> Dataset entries
═══

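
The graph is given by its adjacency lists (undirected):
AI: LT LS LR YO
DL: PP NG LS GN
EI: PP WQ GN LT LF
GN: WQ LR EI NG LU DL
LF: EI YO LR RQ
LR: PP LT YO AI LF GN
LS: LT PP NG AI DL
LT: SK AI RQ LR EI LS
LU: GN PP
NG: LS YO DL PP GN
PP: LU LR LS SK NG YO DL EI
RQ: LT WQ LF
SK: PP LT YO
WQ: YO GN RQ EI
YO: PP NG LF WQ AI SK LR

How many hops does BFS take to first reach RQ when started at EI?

Level 0: EI
Level 1: GN, LF, LT, PP, WQ
Level 2: AI, DL, LR, LS, LU, NG, RQ, SK, YO
RQ first appears at level 2.

2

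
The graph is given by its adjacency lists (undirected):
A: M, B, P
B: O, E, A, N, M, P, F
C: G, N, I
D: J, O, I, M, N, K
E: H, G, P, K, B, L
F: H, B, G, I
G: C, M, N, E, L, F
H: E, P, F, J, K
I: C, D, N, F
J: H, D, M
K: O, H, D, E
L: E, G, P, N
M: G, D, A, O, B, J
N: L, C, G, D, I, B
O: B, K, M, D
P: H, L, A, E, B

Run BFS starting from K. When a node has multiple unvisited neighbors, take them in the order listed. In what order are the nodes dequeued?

Visit K; enqueue O, H, D, E → queue [O, H, D, E]
Visit O; enqueue B, M → queue [H, D, E, B, M]
Visit H; enqueue P, F, J → queue [D, E, B, M, P, F, J]
Visit D; enqueue I, N → queue [E, B, M, P, F, J, I, N]
Visit E; enqueue G, L → queue [B, M, P, F, J, I, N, G, L]
Visit B; enqueue A → queue [M, P, F, J, I, N, G, L, A]
Visit M → queue [P, F, J, I, N, G, L, A]
Visit P → queue [F, J, I, N, G, L, A]
Visit F → queue [J, I, N, G, L, A]
Visit J → queue [I, N, G, L, A]
Visit I; enqueue C → queue [N, G, L, A, C]
Visit N → queue [G, L, A, C]
Visit G → queue [L, A, C]
Visit L → queue [A, C]
Visit A → queue [C]
Visit C → queue []

K, O, H, D, E, B, M, P, F, J, I, N, G, L, A, C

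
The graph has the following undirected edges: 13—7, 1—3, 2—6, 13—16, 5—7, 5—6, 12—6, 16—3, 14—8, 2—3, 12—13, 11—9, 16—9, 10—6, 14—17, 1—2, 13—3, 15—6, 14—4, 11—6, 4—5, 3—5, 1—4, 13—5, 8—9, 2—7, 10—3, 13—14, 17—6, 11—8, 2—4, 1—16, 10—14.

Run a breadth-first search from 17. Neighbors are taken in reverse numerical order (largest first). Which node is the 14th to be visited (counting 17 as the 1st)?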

═══

> Prompt
The data must be output in full, exactly as given.

> Output below
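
The graph is given by its adjacency lists (undirected):
AI: LT LS LR YO
DL: PP NG LS GN
EI: PP WQ GN LT LF
GN: WQ LR EI NG LU DL
LF: EI YO LR RQ
LR: PP LT YO AI LF GN
LS: LT PP NG AI DL
LT: SK AI RQ LR EI LS
LU: GN PP
NG: LS YO DL PP GN
PP: LU LR LS SK NG YO DL EI
RQ: LT WQ LF
SK: PP LT YO
WQ: YO GN RQ EI
YO: PP NG LF WQ AI SK LR

How many hops does BFS take to first reach RQ when started at EI?

Level 0: EI
Level 1: GN, LF, LT, PP, WQ
Level 2: AI, DL, LR, LS, LU, NG, RQ, SK, YO
RQ first appears at level 2.

2

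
The graph is given by its adjacency lists (undirected):
A: M, B, P
B: O, E, A, N, M, P, F
C: G, N, I
D: J, O, I, M, N, K
E: H, G, P, K, B, L
F: H, B, G, I
G: C, M, N, E, L, F
H: E, P, F, J, K
I: C, D, N, F
J: H, D, M
K: O, H, D, E
L: E, G, P, N
M: G, D, A, O, B, J
N: L, C, G, D, I, B
O: B, K, M, D
P: H, L, A, E, B

Run BFS starting from K. When a node has multiple unvisited neighbors, take them in the order listed. In what order are the nodes dequeued?

Visit K; enqueue O, H, D, E → queue [O, H, D, E]
Visit O; enqueue B, M → queue [H, D, E, B, M]
Visit H; enqueue P, F, J → queue [D, E, B, M, P, F, J]
Visit D; enqueue I, N → queue [E, B, M, P, F, J, I, N]
Visit E; enqueue G, L → queue [B, M, P, F, J, I, N, G, L]
Visit B; enqueue A → queue [M, P, F, J, I, N, G, L, A]
Visit M → queue [P, F, J, I, N, G, L, A]
Visit P → queue [F, J, I, N, G, L, A]
Visit F → queue [J, I, N, G, L, A]
Visit J → queue [I, N, G, L, A]
Visit I; enqueue C → queue [N, G, L, A, C]
Visit N → queue [G, L, A, C]
Visit G → queue [L, A, C]
Visit L → queue [A, C]
Visit A → queue [C]
Visit C → queue []

K, O, H, D, E, B, M, P, F, J, I, N, G, L, A, C

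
The graph has the following undirected edges: 13—7, 1—3, 2—6, 13—16, 5—7, 5—6, 12—6, 16—3, 14—8, 2—3, 12—13, 11—9, 16—9, 10—6, 14—17, 1—2, 13—3, 15—6, 14—4, 11—6, 4—5, 3—5, 1—4, 13—5, 8—9, 2—7, 10—3, 13—14, 17—6, 11—8, 2—4, 1—16, 10—14.

Run a breadth-first search from 17. Neighbors are taken in reverse numerical order (largest first). Which node is the 14th to be visited (counting 17 as the 1st)?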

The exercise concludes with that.